DATASET RECORDS -
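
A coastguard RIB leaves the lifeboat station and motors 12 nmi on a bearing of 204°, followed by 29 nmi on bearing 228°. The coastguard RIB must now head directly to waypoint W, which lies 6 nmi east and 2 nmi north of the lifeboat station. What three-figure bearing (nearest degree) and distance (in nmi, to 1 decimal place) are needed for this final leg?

Leg 1 (204°, 12 nmi): east 12 sin 204° = -4.88, north 12 cos 204° = -10.96
Leg 2 (228°, 29 nmi): east 29 sin 228° = -21.55, north 29 cos 228° = -19.40
Current position: (-26.43, -30.37). Target: (6, 2). Remaining: Δeast = 32.43, Δnorth = 32.37.
Bearing = atan2(32.43, 32.37) mod 360° = 45.06°; distance = √((32.43)² + (32.37)²) = 45.820 nmi.

045°, 45.8 nmi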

EXERCISE REQUIREMENTS - Please print each entry once more, exactly as it reads.

EXERCISE SOLUTION -
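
A coastguard RIB leaves the lifeboat station and motors 12 nmi on a bearing of 204°, followed by 29 nmi on bearing 228°. The coastguard RIB must now head directly to waypoint W, which lies 6 nmi east and 2 nmi north of the lifeboat station. What three-figure bearing (nearest degree) and distance (in nmi, to 1 decimal place) are needed for this final leg?

Leg 1 (204°, 12 nmi): east 12 sin 204° = -4.88, north 12 cos 204° = -10.96
Leg 2 (228°, 29 nmi): east 29 sin 228° = -21.55, north 29 cos 228° = -19.40
Current position: (-26.43, -30.37). Target: (6, 2). Remaining: Δeast = 32.43, Δnorth = 32.37.
Bearing = atan2(32.43, 32.37) mod 360° = 45.06°; distance = √((32.43)² + (32.37)²) = 45.820 nmi.

045°, 45.8 nmi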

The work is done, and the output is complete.